Dataset entries:
===============
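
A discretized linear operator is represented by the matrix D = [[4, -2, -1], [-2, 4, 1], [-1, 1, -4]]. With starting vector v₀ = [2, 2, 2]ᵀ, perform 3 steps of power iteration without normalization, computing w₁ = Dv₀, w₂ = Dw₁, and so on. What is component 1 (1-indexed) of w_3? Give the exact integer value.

w1 = Dv₀ = (4·2 + (-2)·2 + (-1)·2; (-2)·2 + 4·2 + 1·2; (-1)·2 + 1·2 + (-4)·2) = (2, 6, -8)
w2 = Dw1 = (4·2 + (-2)·6 + (-1)·(-8); (-2)·2 + 4·6 + 1·(-8); (-1)·2 + 1·6 + (-4)·(-8)) = (4, 12, 36)
w3 = Dw2 = (-44, 76, -136)
The requested component of w3 is -44.

-44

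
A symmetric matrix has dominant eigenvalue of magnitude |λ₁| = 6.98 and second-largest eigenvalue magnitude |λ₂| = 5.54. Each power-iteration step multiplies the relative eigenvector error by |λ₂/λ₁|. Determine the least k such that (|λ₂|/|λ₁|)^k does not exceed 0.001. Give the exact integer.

|λ₂/λ₁| = 5.54/6.98 = 0.79370
Need k ≥ ln(0.001) / ln(0.79370) = -6.9078 / -0.2311 ≈ 29.897
Smallest integer k satisfying the bound: 30

30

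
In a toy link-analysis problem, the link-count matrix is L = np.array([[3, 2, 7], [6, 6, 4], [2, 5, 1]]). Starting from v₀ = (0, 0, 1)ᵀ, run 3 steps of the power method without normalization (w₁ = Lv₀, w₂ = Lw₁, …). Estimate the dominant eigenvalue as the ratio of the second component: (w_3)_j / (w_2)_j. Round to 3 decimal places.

11.086

w1 = Lv₀ = (7, 4, 1)
w2 = Lw1 = (36, 70, 35)
w3 = Lw2 = (493, 776, 457)
Ratio at component: 776 / 70 = 11.086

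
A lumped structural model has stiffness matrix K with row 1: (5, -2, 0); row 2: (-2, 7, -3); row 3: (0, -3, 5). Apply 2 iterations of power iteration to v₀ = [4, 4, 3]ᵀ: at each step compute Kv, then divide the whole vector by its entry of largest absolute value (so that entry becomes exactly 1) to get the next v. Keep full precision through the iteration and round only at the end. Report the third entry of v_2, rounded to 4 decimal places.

-0.4091

Kv0 = (12.00000, 11.00000, 3.00000); divide by 12.00000 → v1 = (1.00000, 0.91667, 0.25000)
Kv1 = (3.16667, 3.66667, -1.50000); divide by 3.66667 → v2 = (0.86364, 1.00000, -0.40909)
Requested entry of v2: -18/44 = -0.4091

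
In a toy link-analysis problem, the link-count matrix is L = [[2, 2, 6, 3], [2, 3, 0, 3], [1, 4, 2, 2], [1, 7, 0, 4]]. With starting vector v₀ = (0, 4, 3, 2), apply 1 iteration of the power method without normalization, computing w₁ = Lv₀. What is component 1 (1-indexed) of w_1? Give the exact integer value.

w1 = Lv₀ = (2·0 + 2·4 + 6·3 + 3·2; 2·0 + 3·4 + 0·3 + 3·2; 1·0 + 4·4 + 2·3 + 2·2; 1·0 + 7·4 + 0·3 + 4·2) = (32, 18, 26, 36)
The requested component of w1 is 32.

32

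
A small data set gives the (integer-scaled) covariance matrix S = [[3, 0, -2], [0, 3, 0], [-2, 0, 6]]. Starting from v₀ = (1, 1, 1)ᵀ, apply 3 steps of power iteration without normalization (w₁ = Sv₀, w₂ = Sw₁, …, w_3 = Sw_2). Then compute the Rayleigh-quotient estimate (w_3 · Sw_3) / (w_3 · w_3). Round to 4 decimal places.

6.8567

w1 = Sv₀ = (3·1 + 0·1 + (-2)·1; 0·1 + 3·1 + 0·1; (-2)·1 + 0·1 + 6·1) = (1, 3, 4)
w2 = Sw1 = (3·1 + 0·3 + (-2)·4; 0·1 + 3·3 + 0·4; (-2)·1 + 0·3 + 6·4) = (-5, 9, 22)
w3 = Sw2 = (-59, 27, 142)
Sw3 = (-461, 81, 970)
w3·Sw3 = (-59)·(-461) + 27·81 + 142·970 = 167126; w3·w3 = (-59)·(-59) + 27·27 + 142·142 = 24374
λ ≈ 167126/24374 = 6.8567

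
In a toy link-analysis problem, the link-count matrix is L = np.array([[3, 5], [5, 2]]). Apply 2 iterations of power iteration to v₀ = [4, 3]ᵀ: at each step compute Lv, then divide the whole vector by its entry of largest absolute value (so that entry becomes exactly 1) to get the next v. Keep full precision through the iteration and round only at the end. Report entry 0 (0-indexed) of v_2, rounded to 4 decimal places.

Lv0 = (27.00000, 26.00000); divide by 27.00000 → v1 = (1.00000, 0.96296)
Lv1 = (7.81481, 6.92593); divide by 7.81481 → v2 = (1.00000, 0.88626)
Requested entry of v2: 211/211 = 1.0000

1.0000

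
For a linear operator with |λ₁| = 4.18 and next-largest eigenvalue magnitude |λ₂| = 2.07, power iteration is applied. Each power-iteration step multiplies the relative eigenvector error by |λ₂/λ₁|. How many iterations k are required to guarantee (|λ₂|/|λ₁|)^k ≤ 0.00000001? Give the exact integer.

27

|λ₂/λ₁| = 2.07/4.18 = 0.49522
Need k ≥ ln(0.00000001) / ln(0.49522) = -18.4207 / -0.7028 ≈ 26.212
Smallest integer k satisfying the bound: 27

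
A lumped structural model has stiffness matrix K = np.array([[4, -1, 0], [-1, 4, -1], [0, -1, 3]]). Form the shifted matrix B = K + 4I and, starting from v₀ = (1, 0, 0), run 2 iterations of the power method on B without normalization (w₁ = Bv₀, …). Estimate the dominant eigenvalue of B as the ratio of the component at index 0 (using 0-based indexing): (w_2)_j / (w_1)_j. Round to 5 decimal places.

μ ≈ 8.12500

B = K + 4I has rows (8, -1, 0); (-1, 8, -1); (0, -1, 7)
w1 = Bv₀ = (8·1 + (-1)·0 + 0·0; (-1)·1 + 8·0 + (-1)·0; 0·1 + (-1)·0 + 7·0) = (8, -1, 0)
w2 = Bw1 = (8·8 + (-1)·(-1) + 0·0; (-1)·8 + 8·(-1) + (-1)·0; 0·8 + (-1)·(-1) + 7·0) = (65, -16, 1)
Ratio: 65/8 = 8.12500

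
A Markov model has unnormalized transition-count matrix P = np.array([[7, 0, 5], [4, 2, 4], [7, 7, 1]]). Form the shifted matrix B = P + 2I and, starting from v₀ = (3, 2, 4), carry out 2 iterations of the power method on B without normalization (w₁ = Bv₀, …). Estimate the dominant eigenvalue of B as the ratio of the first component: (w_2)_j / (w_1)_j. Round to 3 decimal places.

B = P + 2I has rows (9, 0, 5); (4, 4, 4); (7, 7, 3)
w1 = Bv₀ = (9·3 + 0·2 + 5·4; 4·3 + 4·2 + 4·4; 7·3 + 7·2 + 3·4) = (47, 36, 47)
w2 = Bw1 = (9·47 + 0·36 + 5·47; 4·47 + 4·36 + 4·47; 7·47 + 7·36 + 3·47) = (658, 520, 722)
Ratio: 658/47 = 14.000

14.000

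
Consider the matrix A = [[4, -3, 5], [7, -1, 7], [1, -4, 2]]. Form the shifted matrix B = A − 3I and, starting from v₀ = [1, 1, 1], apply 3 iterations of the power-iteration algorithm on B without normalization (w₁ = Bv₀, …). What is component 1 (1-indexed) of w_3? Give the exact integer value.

B = A − 3I has rows (1, -3, 5); (7, -4, 7); (1, -4, -1)
w1 = Bv₀ = (1·1 + (-3)·1 + 5·1; 7·1 + (-4)·1 + 7·1; 1·1 + (-4)·1 + (-1)·1) = (3, 10, -4)
w2 = Bw1 = (1·3 + (-3)·10 + 5·(-4); 7·3 + (-4)·10 + 7·(-4); 1·3 + (-4)·10 + (-1)·(-4)) = (-47, -47, -33)
w3 = Bw2 = (-71, -372, 174)
Requested component of w3: -71

-71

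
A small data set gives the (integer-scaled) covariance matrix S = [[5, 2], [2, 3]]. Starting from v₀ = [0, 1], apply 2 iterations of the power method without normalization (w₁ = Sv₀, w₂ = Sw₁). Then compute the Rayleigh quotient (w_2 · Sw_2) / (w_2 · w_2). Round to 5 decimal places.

w1 = Sv₀ = (2, 3)
w2 = Sw1 = (16, 13)
Sw2 = (106, 71)
w2·Sw2 = 16·106 + 13·71 = 2619; w2·w2 = 16·16 + 13·13 = 425
λ ≈ 2619/425 = 6.16235

λ ≈ 6.16235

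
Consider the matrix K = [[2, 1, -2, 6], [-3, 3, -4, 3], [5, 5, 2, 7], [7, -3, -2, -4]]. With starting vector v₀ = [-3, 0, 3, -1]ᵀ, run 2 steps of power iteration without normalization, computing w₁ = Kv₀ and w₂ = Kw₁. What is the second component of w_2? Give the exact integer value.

w1 = Kv₀ = (-18, -6, -16, -23)
w2 = Kw1 = (-148, 31, -313, 16)
The requested component of w2 is 31.

31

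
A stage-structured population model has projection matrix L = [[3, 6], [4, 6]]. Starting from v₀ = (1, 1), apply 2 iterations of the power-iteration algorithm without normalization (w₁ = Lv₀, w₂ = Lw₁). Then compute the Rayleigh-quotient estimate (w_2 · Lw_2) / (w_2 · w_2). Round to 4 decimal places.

λ ≈ 9.6231

w1 = Lv₀ = (3·1 + 6·1; 4·1 + 6·1) = (9, 10)
w2 = Lw1 = (3·9 + 6·10; 4·9 + 6·10) = (87, 96)
Lw2 = (837, 924)
w2·Lw2 = 87·837 + 96·924 = 161523; w2·w2 = 87·87 + 96·96 = 16785
λ ≈ 161523/16785 = 9.6231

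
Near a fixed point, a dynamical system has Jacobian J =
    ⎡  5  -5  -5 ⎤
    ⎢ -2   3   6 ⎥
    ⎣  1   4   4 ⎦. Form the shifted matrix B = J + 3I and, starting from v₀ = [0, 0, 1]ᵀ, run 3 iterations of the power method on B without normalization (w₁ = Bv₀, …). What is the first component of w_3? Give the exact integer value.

B = J + 3I has rows (8, -5, -5); (-2, 6, 6); (1, 4, 7)
w1 = Bv₀ = (8·0 + (-5)·0 + (-5)·1; (-2)·0 + 6·0 + 6·1; 1·0 + 4·0 + 7·1) = (-5, 6, 7)
w2 = Bw1 = (8·(-5) + (-5)·6 + (-5)·7; (-2)·(-5) + 6·6 + 6·7; 1·(-5) + 4·6 + 7·7) = (-105, 88, 68)
w3 = Bw2 = (-1620, 1146, 723)
Requested component of w3: -1620

-1620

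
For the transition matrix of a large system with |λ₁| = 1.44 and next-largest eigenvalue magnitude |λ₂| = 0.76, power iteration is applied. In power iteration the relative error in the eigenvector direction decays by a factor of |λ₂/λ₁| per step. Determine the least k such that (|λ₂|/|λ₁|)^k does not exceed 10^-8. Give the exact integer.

|λ₂/λ₁| = 0.76/1.44 = 0.52778
Need k ≥ ln(10^-8) / ln(0.52778) = -18.4207 / -0.6391 ≈ 28.824
Smallest integer k satisfying the bound: 29

29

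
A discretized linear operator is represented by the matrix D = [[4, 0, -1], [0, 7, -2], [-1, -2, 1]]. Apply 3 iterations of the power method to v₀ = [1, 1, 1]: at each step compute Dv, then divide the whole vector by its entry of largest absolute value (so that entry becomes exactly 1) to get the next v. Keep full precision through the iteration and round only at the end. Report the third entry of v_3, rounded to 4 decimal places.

Dv0 = (3.00000, 5.00000, -2.00000); divide by 5.00000 → v1 = (0.60000, 1.00000, -0.40000)
Dv1 = (2.80000, 7.80000, -3.00000); divide by 7.80000 → v2 = (0.35897, 1.00000, -0.38462)
Dv2 = (1.82051, 7.76923, -2.74359); divide by 7.76923 → v3 = (0.23432, 1.00000, -0.35314)
Requested entry of v3: -107/303 = -0.3531

-0.3531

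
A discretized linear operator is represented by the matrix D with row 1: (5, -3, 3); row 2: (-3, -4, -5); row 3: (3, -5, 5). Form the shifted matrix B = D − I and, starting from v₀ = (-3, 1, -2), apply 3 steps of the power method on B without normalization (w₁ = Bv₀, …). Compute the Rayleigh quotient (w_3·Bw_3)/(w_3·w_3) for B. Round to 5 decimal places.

B = D − I has rows (4, -3, 3); (-3, -5, -5); (3, -5, 4)
w1 = Bv₀ = (-21, 14, -22)
w2 = Bw1 = (-192, 103, -221)
w3 = Bw2 = (-1740, 1166, -1975)
Bw3 = (-16383, 9265, -18950)
w3·Bw3 = 76735660; w3·w3 = 8287781; μ ≈ 76735660/8287781 = 9.25889

μ ≈ 9.25889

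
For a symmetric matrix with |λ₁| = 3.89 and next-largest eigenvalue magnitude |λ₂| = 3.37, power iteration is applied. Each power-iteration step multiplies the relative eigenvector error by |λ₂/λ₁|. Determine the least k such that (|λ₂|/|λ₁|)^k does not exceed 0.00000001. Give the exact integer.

129

|λ₂/λ₁| = 3.37/3.89 = 0.86632
Need k ≥ ln(0.00000001) / ln(0.86632) = -18.4207 / -0.1435 ≈ 128.370
Smallest integer k satisfying the bound: 129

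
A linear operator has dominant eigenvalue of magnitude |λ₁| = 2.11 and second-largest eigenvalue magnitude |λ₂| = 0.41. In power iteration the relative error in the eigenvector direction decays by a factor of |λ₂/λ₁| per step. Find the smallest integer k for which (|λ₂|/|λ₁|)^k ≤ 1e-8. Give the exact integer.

|λ₂/λ₁| = 0.41/2.11 = 0.19431
Need k ≥ ln(1e-8) / ln(0.19431) = -18.4207 / -1.6383 ≈ 11.244
Smallest integer k satisfying the bound: 12

12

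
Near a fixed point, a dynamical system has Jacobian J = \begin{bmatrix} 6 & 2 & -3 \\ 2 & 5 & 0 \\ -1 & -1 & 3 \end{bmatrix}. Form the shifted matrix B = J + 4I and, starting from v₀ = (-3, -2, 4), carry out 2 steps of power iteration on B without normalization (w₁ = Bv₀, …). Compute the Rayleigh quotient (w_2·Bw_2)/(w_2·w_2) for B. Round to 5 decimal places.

12.17487

B = J + 4I has rows (10, 2, -3); (2, 9, 0); (-1, -1, 7)
w1 = Bv₀ = (10·(-3) + 2·(-2) + (-3)·4; 2·(-3) + 9·(-2) + 0·4; (-1)·(-3) + (-1)·(-2) + 7·4) = (-46, -24, 33)
w2 = Bw1 = (10·(-46) + 2·(-24) + (-3)·33; 2·(-46) + 9·(-24) + 0·33; (-1)·(-46) + (-1)·(-24) + 7·33) = (-607, -308, 301)
Bw2 = (-7589, -3986, 3022)
w2·Bw2 = 6743833; w2·w2 = 553914; μ ≈ 6743833/553914 = 12.17487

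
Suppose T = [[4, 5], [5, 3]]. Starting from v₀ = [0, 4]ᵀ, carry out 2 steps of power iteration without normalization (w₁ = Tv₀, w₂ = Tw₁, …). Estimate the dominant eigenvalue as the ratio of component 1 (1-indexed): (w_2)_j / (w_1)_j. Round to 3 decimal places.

λ ≈ 7.000

w1 = Tv₀ = (20, 12)
w2 = Tw1 = (140, 136)
Ratio at component: 140 / 20 = 7.000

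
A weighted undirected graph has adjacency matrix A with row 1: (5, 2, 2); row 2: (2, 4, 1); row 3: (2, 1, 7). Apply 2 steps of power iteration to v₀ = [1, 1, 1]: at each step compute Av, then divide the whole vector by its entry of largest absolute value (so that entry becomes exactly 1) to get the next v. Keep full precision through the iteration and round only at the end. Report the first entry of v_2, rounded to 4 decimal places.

0.8316

Av0 = (9.00000, 7.00000, 10.00000); divide by 10.00000 → v1 = (0.90000, 0.70000, 1.00000)
Av1 = (7.90000, 5.60000, 9.50000); divide by 9.50000 → v2 = (0.83158, 0.58947, 1.00000)
Requested entry of v2: 79/95 = 0.8316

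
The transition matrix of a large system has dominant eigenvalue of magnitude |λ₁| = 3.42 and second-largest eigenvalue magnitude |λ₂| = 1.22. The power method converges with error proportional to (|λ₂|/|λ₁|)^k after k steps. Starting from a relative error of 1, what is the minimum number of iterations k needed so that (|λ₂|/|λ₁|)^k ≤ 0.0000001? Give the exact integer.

16

|λ₂/λ₁| = 1.22/3.42 = 0.35673
Need k ≥ ln(0.0000001) / ln(0.35673) = -16.1181 / -1.0308 ≈ 15.637
Smallest integer k satisfying the bound: 16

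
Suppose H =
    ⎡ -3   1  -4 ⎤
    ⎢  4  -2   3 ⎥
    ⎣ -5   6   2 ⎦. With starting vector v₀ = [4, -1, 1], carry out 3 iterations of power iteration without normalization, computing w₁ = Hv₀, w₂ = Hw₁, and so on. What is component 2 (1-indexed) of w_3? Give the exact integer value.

w1 = Hv₀ = ((-3)·4 + 1·(-1) + (-4)·1; 4·4 + (-2)·(-1) + 3·1; (-5)·4 + 6·(-1) + 2·1) = (-17, 21, -24)
w2 = Hw1 = ((-3)·(-17) + 1·21 + (-4)·(-24); 4·(-17) + (-2)·21 + 3·(-24); (-5)·(-17) + 6·21 + 2·(-24)) = (168, -182, 163)
w3 = Hw2 = (-1338, 1525, -1606)
The requested component of w3 is 1525.

1525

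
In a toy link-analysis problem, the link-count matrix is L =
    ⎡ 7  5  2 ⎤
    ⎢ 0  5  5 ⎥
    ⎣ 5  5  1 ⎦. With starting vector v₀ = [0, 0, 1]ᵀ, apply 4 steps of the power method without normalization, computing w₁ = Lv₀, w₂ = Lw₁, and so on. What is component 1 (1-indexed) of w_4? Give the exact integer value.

5995

w1 = Lv₀ = (2, 5, 1)
w2 = Lw1 = (41, 30, 36)
w3 = Lw2 = (509, 330, 391)
w4 = Lw3 = (5995, 3605, 4586)
The requested component of w4 is 5995.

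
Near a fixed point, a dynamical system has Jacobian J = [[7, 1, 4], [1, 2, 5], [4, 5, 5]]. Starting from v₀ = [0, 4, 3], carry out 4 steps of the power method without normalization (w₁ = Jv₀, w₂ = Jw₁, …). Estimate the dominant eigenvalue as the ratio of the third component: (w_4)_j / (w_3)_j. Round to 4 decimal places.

11.6355

w1 = Jv₀ = (16, 23, 35)
w2 = Jw1 = (275, 237, 354)
w3 = Jw2 = (3578, 2519, 4055)
w4 = Jw3 = (43785, 28891, 47182)
Ratio at component: 47182 / 4055 = 11.6355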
===============
Copy exactly, and only, the lines from the line that contains "w_4? Give the exact integer value." through the end of the data above.

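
    ⎣ 5  5  1 ⎦. With starting vector v₀ = [0, 0, 1]ᵀ, apply 4 steps of the power method without normalization, computing w₁ = Lv₀, w₂ = Lw₁, and so on. What is component 1 (1-indexed) of w_4? Give the exact integer value.

5995

w1 = Lv₀ = (2, 5, 1)
w2 = Lw1 = (41, 30, 36)
w3 = Lw2 = (509, 330, 391)
w4 = Lw3 = (5995, 3605, 4586)
The requested component of w4 is 5995.

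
Near a fixed point, a dynamical system has Jacobian J = [[7, 1, 4], [1, 2, 5], [4, 5, 5]]. Starting from v₀ = [0, 4, 3], carry out 4 steps of the power method without normalization (w₁ = Jv₀, w₂ = Jw₁, …). Estimate the dominant eigenvalue as the ratio of the third component: (w_4)_j / (w_3)_j. Round to 4 decimal places.

11.6355

w1 = Jv₀ = (16, 23, 35)
w2 = Jw1 = (275, 237, 354)
w3 = Jw2 = (3578, 2519, 4055)
w4 = Jw3 = (43785, 28891, 47182)
Ratio at component: 47182 / 4055 = 11.6355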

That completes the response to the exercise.